--- Work to complete ---
What is needed is a copy of each line in the listing that contains "edges".

--- Input material ---
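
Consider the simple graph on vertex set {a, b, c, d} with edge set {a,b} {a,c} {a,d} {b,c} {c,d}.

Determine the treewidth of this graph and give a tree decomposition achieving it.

Each bag holds 3 vertices, so the decomposition has width 2, which upper-bounds the treewidth. On the other hand G contains the 3-clique {a, c, d}. A clique must lie in a single bag of any decomposition, so no decomposition can have width below 2. Therefore the treewidth is 2.

Treewidth 2.
Bags: B1 = {a, b, c}  B2 = {a, c, d}
Tree: B1–B2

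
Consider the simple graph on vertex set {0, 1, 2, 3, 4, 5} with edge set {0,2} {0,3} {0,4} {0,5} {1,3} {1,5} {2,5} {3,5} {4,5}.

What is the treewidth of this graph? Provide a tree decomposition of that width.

Treewidth 2.
One such decomposition:
Bags: B1 = {0, 3, 5}  B2 = {1, 3, 5}  B3 = {0, 4, 5}  B4 = {0, 2, 5}
Tree: B1–B2, B1–B3, B1–B4

The largest bag has 3 vertices, giving width 2; this decomposition certifies tw(G) ≤ 2. For the lower bound, the 3 vertices {0, 2, 5} are pairwise adjacent, and any tree decomposition puts a clique entirely inside one bag — forcing width ≥ 2. Combining the bounds, tw(G) = 2.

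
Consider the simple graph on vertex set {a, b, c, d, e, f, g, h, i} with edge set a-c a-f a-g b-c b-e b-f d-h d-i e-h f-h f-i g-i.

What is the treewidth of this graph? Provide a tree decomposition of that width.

Treewidth 3.
One optimal decomposition is:
Bags: B1 = {a, d, g, i}  B2 = {a, d, f, i}  B3 = {a, d, f, h}  B4 = {a, c, f, h}  B5 = {b, c, f, h}  B6 = {b, c, e, h}
Tree: B1–B2, B2–B3, B3–B4, B4–B5, B5–B6

The largest bag has 4 vertices, giving width 3; this decomposition certifies tw(G) ≤ 3. For the lower bound: the 4 vertex sets {d,g,i}, {a}, {f}, {b,c,e,h} are disjoint, each induces a connected subgraph, and every pair is joined by at least one edge of G. Contracting each set to a single vertex therefore yields K_{4} as a minor, and since treewidth is minor-monotone, tw(G) ≥ tw(K_{4}) = 3. Therefore the treewidth is 3.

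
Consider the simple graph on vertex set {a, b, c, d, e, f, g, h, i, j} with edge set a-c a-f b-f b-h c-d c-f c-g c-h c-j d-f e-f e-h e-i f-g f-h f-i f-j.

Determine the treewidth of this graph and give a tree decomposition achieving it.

Treewidth 2.
One optimal decomposition is:
Bags: B1 = {b, f, h}  B2 = {e, f, h}  B3 = {c, f, h}  B4 = {e, f, i}  B5 = {c, d, f}  B6 = {c, f, j}  B7 = {a, c, f}  B8 = {c, f, g}
Tree: B1–B2, B1–B3, B2–B4, B3–B5, B3–B6, B5–B7, B7–B8

The largest bag has 3 vertices, giving width 2; this decomposition certifies tw(G) ≤ 2. On the other hand G contains the 3-clique {e, f, h}. A clique must lie in a single bag of any decomposition, so no decomposition can have width below 2. The upper and lower bounds meet at 2, so that is the treewidth.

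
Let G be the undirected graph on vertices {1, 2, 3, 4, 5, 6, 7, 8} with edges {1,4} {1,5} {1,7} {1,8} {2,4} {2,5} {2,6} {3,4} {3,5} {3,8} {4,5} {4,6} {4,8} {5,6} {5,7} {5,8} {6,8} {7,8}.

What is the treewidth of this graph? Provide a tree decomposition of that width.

Treewidth 3.
Bags: B1 = {1, 4, 5, 8}  B2 = {1, 5, 7, 8}  B3 = {4, 5, 6, 8}  B4 = {2, 4, 5, 6}  B5 = {3, 4, 5, 8}
Tree: B1–B2, B1–B3, B3–B4, B3–B5

The largest bag has 4 vertices, giving width 3; this decomposition certifies tw(G) ≤ 3. On the other hand G contains the 4-clique {1, 4, 5, 8}. A clique must lie in a single bag of any decomposition, so no decomposition can have width below 3. Combining the bounds, tw(G) = 3.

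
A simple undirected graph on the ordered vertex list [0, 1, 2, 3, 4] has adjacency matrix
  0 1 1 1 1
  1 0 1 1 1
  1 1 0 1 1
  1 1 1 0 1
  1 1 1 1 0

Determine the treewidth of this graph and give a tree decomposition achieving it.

With just one bag of size 5, the width is 5 − 1 = 4, so tw(G) ≤ 4. On the other hand G contains the 5-clique {0, 1, 2, 3, 4}. A clique must lie in a single bag of any decomposition, so no decomposition can have width below 4. Therefore the treewidth is 4.

Treewidth 4.
Bags: B1 = {0, 1, 2, 3, 4}
Tree: (single bag)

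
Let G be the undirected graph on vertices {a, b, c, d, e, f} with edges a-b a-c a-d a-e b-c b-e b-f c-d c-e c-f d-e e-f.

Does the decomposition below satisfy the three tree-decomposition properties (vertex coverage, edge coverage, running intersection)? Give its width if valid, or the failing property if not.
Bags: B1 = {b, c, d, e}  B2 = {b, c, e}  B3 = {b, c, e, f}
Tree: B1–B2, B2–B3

A tree decomposition must satisfy three properties: every vertex lies in some bag; for every edge, both endpoints lie together in some bag; and for every vertex, the bags containing it form a connected subtree. Here vertex a appears in no bag, so the decomposition is invalid.

No — vertex a appears in no bag.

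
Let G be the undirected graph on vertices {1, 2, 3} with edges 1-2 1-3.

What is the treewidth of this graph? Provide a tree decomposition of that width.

The largest bag has 2 vertices, giving width 1; this decomposition certifies tw(G) ≤ 1. G has an edge, so its treewidth is at least 1. Hence tw(G) = 1 exactly.

Treewidth 1.
One such decomposition:
Bags: B1 = {1, 3}  B2 = {1, 2}
Tree: B1–B2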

--- Task response ---
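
Let G be the undirected graph on vertices {1, 2, 3, 4, 5, 6, 7, 8} with edges {1,4} {1,5} {1,7} {1,8} {2,4} {2,5} {2,6} {3,4} {3,5} {3,8} {4,5} {4,6} {4,8} {5,6} {5,7} {5,8} {6,8} {7,8}.
Let G be the undirected graph on vertices {a, b, c, d, e, f} with edges a-b a-c a-d a-e b-c b-e b-f c-d c-e c-f d-e e-f.
Let G be the undirected graph on vertices {1, 2, 3} with edges 1-2 1-3.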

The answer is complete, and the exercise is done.